The data Start Marker

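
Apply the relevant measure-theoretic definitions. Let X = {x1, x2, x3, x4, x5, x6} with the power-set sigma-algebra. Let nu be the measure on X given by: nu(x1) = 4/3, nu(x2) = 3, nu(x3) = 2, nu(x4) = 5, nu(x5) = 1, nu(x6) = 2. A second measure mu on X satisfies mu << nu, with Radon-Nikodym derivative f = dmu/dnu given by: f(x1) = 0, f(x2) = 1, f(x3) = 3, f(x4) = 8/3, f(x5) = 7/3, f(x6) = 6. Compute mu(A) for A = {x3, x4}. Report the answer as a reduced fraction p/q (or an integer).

By the defining property of the Radon-Nikodym derivative, for every measurable set A,
  mu(A) = integral_A f dnu.
Since nu is a discrete measure concentrated on the atoms of X, the integral over A reduces to the sum
  mu(A) = sum_{x in A} f(x) * nu({x}).
Computing each term:
  x3: f(x3) * nu(x3) = 3 * 2 = 6.
  x4: f(x4) * nu(x4) = 8/3 * 5 = 40/3.
Summing: mu(A) = 6 + 40/3 = 58/3.

58/3


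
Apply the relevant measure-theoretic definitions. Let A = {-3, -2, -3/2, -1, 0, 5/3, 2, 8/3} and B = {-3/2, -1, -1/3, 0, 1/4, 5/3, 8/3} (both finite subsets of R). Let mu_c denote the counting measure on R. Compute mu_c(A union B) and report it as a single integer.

Counting measure on a finite set equals cardinality. By inclusion-exclusion, |A union B| = |A| + |B| - |A cap B|.
|A| = 8, |B| = 7, |A cap B| = 5.
So mu_c(A union B) = 8 + 7 - 5 = 10.

10


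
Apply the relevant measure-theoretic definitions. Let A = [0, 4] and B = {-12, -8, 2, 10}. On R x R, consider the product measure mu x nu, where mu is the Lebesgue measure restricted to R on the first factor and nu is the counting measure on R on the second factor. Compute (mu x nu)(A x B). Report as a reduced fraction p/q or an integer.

For a measurable rectangle A x B, the product measure satisfies
  (mu x nu)(A x B) = mu(A) * nu(B).
  mu(A) = 4.
  nu(B) = 4.
  (mu x nu)(A x B) = 4 * 4 = 16.

16


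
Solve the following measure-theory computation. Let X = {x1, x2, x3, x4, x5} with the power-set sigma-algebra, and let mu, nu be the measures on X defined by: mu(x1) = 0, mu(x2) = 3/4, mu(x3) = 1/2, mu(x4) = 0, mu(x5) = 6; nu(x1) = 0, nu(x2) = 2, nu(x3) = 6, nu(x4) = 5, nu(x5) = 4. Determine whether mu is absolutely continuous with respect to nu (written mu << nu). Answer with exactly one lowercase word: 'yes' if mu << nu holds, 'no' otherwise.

mu << nu means: every nu-null measurable set is also mu-null; equivalently, for every atom x, if nu({x}) = 0 then mu({x}) = 0.
Checking each atom:
  x1: nu = 0, mu = 0 -> consistent with mu << nu.
  x2: nu = 2 > 0 -> no constraint.
  x3: nu = 6 > 0 -> no constraint.
  x4: nu = 5 > 0 -> no constraint.
  x5: nu = 4 > 0 -> no constraint.
No atom violates the condition. Therefore mu << nu.

yes


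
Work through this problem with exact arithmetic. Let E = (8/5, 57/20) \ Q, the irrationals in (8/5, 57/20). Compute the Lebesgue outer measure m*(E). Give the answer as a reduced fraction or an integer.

The interval I = (8/5, 57/20) has m(I) = 57/20 - 8/5 = 5/4 (endpoints are measure-zero, so open/closed/half-open agree). Write I = (I cap Q) u (I \ Q). The rationals in I are countable, so m*(I cap Q) = 0 (cover each rational by intervals whose total length is arbitrarily small). By countable subadditivity m*(I) <= m*(I cap Q) + m*(I \ Q), hence m*(I \ Q) >= m(I) = 5/4. The reverse inequality m*(I \ Q) <= m*(I) = 5/4 is trivial since (I \ Q) is a subset of I. Therefore m*(I \ Q) = 5/4.

5/4


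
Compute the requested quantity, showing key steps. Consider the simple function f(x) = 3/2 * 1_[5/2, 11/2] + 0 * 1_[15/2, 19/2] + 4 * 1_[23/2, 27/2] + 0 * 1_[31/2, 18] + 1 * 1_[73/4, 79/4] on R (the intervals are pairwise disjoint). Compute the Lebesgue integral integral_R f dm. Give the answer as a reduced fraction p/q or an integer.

For a simple function f = sum_i c_i * 1_{A_i} with disjoint A_i,
  integral f dm = sum_i c_i * m(A_i).
Lengths of the A_i:
  m(A_1) = 11/2 - 5/2 = 3.
  m(A_2) = 19/2 - 15/2 = 2.
  m(A_3) = 27/2 - 23/2 = 2.
  m(A_4) = 18 - 31/2 = 5/2.
  m(A_5) = 79/4 - 73/4 = 3/2.
Contributions c_i * m(A_i):
  (3/2) * (3) = 9/2.
  (0) * (2) = 0.
  (4) * (2) = 8.
  (0) * (5/2) = 0.
  (1) * (3/2) = 3/2.
Total: 9/2 + 0 + 8 + 0 + 3/2 = 14.

14


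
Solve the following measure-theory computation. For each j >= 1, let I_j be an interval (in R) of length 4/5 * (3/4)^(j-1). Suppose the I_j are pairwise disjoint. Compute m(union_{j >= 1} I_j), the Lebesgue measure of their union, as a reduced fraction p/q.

By countable additivity of the Lebesgue measure on pairwise disjoint measurable sets,
  m(union_{j >= 1} I_j) = sum_{j >= 1} m(I_j) = sum_{j >= 1} a * r^(j-1),
  with a = 4/5 and r = 3/4.
Since 0 < r = 3/4 < 1, the geometric series converges:
  sum_{j >= 1} a * r^(j-1) = a / (1 - r).
  = 4/5 / (1 - 3/4)
  = 4/5 / (1/4)
  = 16/5.

16/5


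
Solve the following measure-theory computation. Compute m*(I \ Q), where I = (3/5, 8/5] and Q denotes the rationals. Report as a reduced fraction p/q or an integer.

The interval I = (3/5, 8/5] has m(I) = 8/5 - 3/5 = 1 (endpoints are measure-zero, so open/closed/half-open agree). Write I = (I cap Q) u (I \ Q). The rationals in I are countable, so m*(I cap Q) = 0 (cover each rational by intervals whose total length is arbitrarily small). By countable subadditivity m*(I) <= m*(I cap Q) + m*(I \ Q), hence m*(I \ Q) >= m(I) = 1. The reverse inequality m*(I \ Q) <= m*(I) = 1 is trivial since (I \ Q) is a subset of I. Therefore m*(I \ Q) = 1.

1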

The data End Marker

**Exercise instructions**
Return every record above exactly as it appears.

**Solution**
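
Apply the relevant measure-theoretic definitions. Let X = {x1, x2, x3, x4, x5, x6} with the power-set sigma-algebra. Let nu be the measure on X given by: nu(x1) = 4/3, nu(x2) = 3, nu(x3) = 2, nu(x4) = 5, nu(x5) = 1, nu(x6) = 2. A second measure mu on X satisfies mu << nu, with Radon-Nikodym derivative f = dmu/dnu given by: f(x1) = 0, f(x2) = 1, f(x3) = 3, f(x4) = 8/3, f(x5) = 7/3, f(x6) = 6. Compute mu(A) for A = {x3, x4}. Report the answer as a reduced fraction p/q (or an integer).

By the defining property of the Radon-Nikodym derivative, for every measurable set A,
  mu(A) = integral_A f dnu.
Since nu is a discrete measure concentrated on the atoms of X, the integral over A reduces to the sum
  mu(A) = sum_{x in A} f(x) * nu({x}).
Computing each term:
  x3: f(x3) * nu(x3) = 3 * 2 = 6.
  x4: f(x4) * nu(x4) = 8/3 * 5 = 40/3.
Summing: mu(A) = 6 + 40/3 = 58/3.

58/3


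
Apply the relevant measure-theoretic definitions. Let A = {-3, -2, -3/2, -1, 0, 5/3, 2, 8/3} and B = {-3/2, -1, -1/3, 0, 1/4, 5/3, 8/3} (both finite subsets of R). Let mu_c denote the counting measure on R. Compute mu_c(A union B) and report it as a single integer.

Counting measure on a finite set equals cardinality. By inclusion-exclusion, |A union B| = |A| + |B| - |A cap B|.
|A| = 8, |B| = 7, |A cap B| = 5.
So mu_c(A union B) = 8 + 7 - 5 = 10.

10


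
Apply the relevant measure-theoretic definitions. Let A = [0, 4] and B = {-12, -8, 2, 10}. On R x R, consider the product measure mu x nu, where mu is the Lebesgue measure restricted to R on the first factor and nu is the counting measure on R on the second factor. Compute (mu x nu)(A x B). Report as a reduced fraction p/q or an integer.

For a measurable rectangle A x B, the product measure satisfies
  (mu x nu)(A x B) = mu(A) * nu(B).
  mu(A) = 4.
  nu(B) = 4.
  (mu x nu)(A x B) = 4 * 4 = 16.

16


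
Solve the following measure-theory computation. Let X = {x1, x2, x3, x4, x5} with the power-set sigma-algebra, and let mu, nu be the measures on X defined by: mu(x1) = 0, mu(x2) = 3/4, mu(x3) = 1/2, mu(x4) = 0, mu(x5) = 6; nu(x1) = 0, nu(x2) = 2, nu(x3) = 6, nu(x4) = 5, nu(x5) = 4. Determine whether mu is absolutely continuous with respect to nu (written mu << nu). Answer with exactly one lowercase word: 'yes' if mu << nu holds, 'no' otherwise.

mu << nu means: every nu-null measurable set is also mu-null; equivalently, for every atom x, if nu({x}) = 0 then mu({x}) = 0.
Checking each atom:
  x1: nu = 0, mu = 0 -> consistent with mu << nu.
  x2: nu = 2 > 0 -> no constraint.
  x3: nu = 6 > 0 -> no constraint.
  x4: nu = 5 > 0 -> no constraint.
  x5: nu = 4 > 0 -> no constraint.
No atom violates the condition. Therefore mu << nu.

yes


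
Work through this problem with exact arithmetic. Let E = (8/5, 57/20) \ Q, the irrationals in (8/5, 57/20). Compute the Lebesgue outer measure m*(E). Give the answer as a reduced fraction or an integer.

The interval I = (8/5, 57/20) has m(I) = 57/20 - 8/5 = 5/4 (endpoints are measure-zero, so open/closed/half-open agree). Write I = (I cap Q) u (I \ Q). The rationals in I are countable, so m*(I cap Q) = 0 (cover each rational by intervals whose total length is arbitrarily small). By countable subadditivity m*(I) <= m*(I cap Q) + m*(I \ Q), hence m*(I \ Q) >= m(I) = 5/4. The reverse inequality m*(I \ Q) <= m*(I) = 5/4 is trivial since (I \ Q) is a subset of I. Therefore m*(I \ Q) = 5/4.

5/4


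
Compute the requested quantity, showing key steps. Consider the simple function f(x) = 3/2 * 1_[5/2, 11/2] + 0 * 1_[15/2, 19/2] + 4 * 1_[23/2, 27/2] + 0 * 1_[31/2, 18] + 1 * 1_[73/4, 79/4] on R (the intervals are pairwise disjoint). Compute the Lebesgue integral integral_R f dm. Give the answer as a reduced fraction p/q or an integer.

For a simple function f = sum_i c_i * 1_{A_i} with disjoint A_i,
  integral f dm = sum_i c_i * m(A_i).
Lengths of the A_i:
  m(A_1) = 11/2 - 5/2 = 3.
  m(A_2) = 19/2 - 15/2 = 2.
  m(A_3) = 27/2 - 23/2 = 2.
  m(A_4) = 18 - 31/2 = 5/2.
  m(A_5) = 79/4 - 73/4 = 3/2.
Contributions c_i * m(A_i):
  (3/2) * (3) = 9/2.
  (0) * (2) = 0.
  (4) * (2) = 8.
  (0) * (5/2) = 0.
  (1) * (3/2) = 3/2.
Total: 9/2 + 0 + 8 + 0 + 3/2 = 14.

14


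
Solve the following measure-theory computation. For each j >= 1, let I_j be an interval (in R) of length 4/5 * (3/4)^(j-1). Suppose the I_j are pairwise disjoint. Compute m(union_{j >= 1} I_j), the Lebesgue measure of their union, as a reduced fraction p/q.

By countable additivity of the Lebesgue measure on pairwise disjoint measurable sets,
  m(union_{j >= 1} I_j) = sum_{j >= 1} m(I_j) = sum_{j >= 1} a * r^(j-1),
  with a = 4/5 and r = 3/4.
Since 0 < r = 3/4 < 1, the geometric series converges:
  sum_{j >= 1} a * r^(j-1) = a / (1 - r).
  = 4/5 / (1 - 3/4)
  = 4/5 / (1/4)
  = 16/5.

16/5


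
Solve the following measure-theory computation. Compute m*(I \ Q), where I = (3/5, 8/5] and Q denotes the rationals. Report as a reduced fraction p/q or an integer.

The interval I = (3/5, 8/5] has m(I) = 8/5 - 3/5 = 1 (endpoints are measure-zero, so open/closed/half-open agree). Write I = (I cap Q) u (I \ Q). The rationals in I are countable, so m*(I cap Q) = 0 (cover each rational by intervals whose total length is arbitrarily small). By countable subadditivity m*(I) <= m*(I cap Q) + m*(I \ Q), hence m*(I \ Q) >= m(I) = 1. The reverse inequality m*(I \ Q) <= m*(I) = 1 is trivial since (I \ Q) is a subset of I. Therefore m*(I \ Q) = 1.

1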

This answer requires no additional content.